## YOUR GOAL
Go through the entries below and print, exactly, the lines starting at the one with "rodhumwat / rodhumwateka" and ending at the one with "molnissol becomes nomolnissoleka", keeping both ends and no others.

-- DATASET RECORDS follows --

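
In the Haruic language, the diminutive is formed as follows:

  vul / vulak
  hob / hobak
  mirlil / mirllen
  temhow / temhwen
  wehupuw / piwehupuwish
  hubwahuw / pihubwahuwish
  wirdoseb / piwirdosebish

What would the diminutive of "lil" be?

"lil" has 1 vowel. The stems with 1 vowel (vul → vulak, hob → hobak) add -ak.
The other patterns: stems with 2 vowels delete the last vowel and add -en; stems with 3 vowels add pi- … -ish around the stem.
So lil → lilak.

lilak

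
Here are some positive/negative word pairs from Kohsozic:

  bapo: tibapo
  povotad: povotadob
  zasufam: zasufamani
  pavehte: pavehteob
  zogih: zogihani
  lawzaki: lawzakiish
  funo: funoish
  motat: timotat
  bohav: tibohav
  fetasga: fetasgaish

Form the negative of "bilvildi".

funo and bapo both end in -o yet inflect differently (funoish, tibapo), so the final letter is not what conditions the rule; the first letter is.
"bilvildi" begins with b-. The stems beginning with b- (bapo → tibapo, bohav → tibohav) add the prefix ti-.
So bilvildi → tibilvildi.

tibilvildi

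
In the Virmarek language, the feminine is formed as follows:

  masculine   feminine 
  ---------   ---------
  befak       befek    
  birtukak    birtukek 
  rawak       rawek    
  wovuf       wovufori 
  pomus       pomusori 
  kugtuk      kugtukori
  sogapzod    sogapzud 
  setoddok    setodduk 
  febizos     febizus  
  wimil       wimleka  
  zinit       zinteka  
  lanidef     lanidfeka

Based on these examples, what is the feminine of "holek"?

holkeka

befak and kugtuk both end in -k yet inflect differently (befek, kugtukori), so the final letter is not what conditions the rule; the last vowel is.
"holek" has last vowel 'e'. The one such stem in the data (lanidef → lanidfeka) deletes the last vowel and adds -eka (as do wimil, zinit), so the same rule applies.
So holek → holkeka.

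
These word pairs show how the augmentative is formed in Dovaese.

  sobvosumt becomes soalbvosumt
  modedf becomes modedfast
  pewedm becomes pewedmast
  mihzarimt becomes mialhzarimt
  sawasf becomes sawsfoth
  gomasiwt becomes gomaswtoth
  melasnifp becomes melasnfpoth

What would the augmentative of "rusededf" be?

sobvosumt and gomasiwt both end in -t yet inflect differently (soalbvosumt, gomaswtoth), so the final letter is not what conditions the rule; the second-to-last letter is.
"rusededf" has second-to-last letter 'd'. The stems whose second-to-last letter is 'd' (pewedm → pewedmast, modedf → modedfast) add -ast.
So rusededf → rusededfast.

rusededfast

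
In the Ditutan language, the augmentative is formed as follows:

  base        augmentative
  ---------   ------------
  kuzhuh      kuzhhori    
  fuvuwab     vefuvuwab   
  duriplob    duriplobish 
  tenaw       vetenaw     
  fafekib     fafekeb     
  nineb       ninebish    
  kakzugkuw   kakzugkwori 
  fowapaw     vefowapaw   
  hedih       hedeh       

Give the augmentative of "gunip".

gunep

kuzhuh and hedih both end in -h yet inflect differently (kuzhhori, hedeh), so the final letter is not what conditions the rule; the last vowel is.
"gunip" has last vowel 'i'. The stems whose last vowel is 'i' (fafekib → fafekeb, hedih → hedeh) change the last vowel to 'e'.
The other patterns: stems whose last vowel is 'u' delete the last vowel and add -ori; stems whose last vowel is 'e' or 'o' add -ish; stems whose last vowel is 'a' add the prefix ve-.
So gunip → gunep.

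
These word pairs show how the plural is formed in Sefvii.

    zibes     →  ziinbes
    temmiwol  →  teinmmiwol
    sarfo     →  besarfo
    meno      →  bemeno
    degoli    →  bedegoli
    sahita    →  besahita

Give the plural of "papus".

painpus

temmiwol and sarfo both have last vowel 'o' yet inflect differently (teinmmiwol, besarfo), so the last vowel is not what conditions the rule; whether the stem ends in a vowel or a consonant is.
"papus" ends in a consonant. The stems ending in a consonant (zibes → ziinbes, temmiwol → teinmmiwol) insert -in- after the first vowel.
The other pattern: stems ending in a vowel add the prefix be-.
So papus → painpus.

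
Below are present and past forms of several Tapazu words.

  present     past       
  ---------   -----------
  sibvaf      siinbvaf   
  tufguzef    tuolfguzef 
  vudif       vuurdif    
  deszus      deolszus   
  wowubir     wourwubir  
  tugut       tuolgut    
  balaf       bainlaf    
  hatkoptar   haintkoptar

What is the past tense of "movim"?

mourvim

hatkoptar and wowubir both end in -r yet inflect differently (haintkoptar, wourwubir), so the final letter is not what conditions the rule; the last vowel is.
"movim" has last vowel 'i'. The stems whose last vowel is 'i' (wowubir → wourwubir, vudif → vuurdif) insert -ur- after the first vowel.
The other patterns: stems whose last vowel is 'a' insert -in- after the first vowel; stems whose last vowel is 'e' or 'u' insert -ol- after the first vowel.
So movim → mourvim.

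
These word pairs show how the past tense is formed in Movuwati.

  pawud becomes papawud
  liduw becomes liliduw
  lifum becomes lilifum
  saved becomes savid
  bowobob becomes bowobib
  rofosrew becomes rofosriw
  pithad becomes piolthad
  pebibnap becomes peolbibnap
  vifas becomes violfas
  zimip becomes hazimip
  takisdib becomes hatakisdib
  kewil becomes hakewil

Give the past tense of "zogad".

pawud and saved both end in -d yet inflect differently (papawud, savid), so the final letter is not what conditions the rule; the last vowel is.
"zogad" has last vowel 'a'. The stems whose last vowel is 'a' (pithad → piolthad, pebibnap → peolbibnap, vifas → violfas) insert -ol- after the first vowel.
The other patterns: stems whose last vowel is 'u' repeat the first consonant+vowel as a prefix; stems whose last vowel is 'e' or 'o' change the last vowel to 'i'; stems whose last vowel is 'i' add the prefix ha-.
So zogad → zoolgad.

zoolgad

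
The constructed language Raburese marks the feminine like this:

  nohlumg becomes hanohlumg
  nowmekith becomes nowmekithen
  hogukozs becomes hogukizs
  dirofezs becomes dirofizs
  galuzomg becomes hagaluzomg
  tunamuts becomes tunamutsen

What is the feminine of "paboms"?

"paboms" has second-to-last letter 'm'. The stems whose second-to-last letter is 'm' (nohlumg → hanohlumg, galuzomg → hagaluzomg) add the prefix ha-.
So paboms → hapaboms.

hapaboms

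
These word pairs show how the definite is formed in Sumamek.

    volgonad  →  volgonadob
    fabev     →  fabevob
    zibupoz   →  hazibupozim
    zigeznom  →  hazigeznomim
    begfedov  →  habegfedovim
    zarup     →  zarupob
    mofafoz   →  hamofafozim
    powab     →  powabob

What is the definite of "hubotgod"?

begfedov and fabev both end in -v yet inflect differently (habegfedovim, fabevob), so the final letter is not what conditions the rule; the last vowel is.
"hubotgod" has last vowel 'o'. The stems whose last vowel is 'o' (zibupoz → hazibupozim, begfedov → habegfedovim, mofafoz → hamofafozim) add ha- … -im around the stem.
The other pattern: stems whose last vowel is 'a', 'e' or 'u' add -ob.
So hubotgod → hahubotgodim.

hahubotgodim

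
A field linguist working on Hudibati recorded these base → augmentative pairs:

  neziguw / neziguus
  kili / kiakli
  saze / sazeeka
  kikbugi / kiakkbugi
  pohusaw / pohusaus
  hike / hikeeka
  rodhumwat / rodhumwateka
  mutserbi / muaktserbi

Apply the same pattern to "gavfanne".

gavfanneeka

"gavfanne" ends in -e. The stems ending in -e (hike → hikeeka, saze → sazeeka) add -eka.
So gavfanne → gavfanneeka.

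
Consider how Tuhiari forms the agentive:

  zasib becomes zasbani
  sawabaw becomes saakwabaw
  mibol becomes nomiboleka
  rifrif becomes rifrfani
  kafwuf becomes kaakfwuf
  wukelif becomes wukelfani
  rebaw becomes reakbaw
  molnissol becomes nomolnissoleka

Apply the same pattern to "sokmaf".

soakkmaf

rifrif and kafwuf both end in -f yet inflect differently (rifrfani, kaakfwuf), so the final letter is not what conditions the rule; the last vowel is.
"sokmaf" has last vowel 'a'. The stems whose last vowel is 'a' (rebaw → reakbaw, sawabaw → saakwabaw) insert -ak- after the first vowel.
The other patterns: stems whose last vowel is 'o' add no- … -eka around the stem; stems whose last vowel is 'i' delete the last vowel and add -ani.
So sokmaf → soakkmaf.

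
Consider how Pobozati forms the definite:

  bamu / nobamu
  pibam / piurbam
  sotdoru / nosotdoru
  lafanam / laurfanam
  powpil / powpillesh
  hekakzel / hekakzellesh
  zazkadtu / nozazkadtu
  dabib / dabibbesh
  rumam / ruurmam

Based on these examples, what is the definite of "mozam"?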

-- DATASET RECORDS concluded --

## RESPONSE TO THE TASK
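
  rodhumwat / rodhumwateka
  mutserbi / muaktserbi

Apply the same pattern to "gavfanne".

gavfanneeka

"gavfanne" ends in -e. The stems ending in -e (hike → hikeeka, saze → sazeeka) add -eka.
So gavfanne → gavfanneeka.

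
Consider how Tuhiari forms the agentive:

  zasib becomes zasbani
  sawabaw becomes saakwabaw
  mibol becomes nomiboleka
  rifrif becomes rifrfani
  kafwuf becomes kaakfwuf
  wukelif becomes wukelfani
  rebaw becomes reakbaw
  molnissol becomes nomolnissoleka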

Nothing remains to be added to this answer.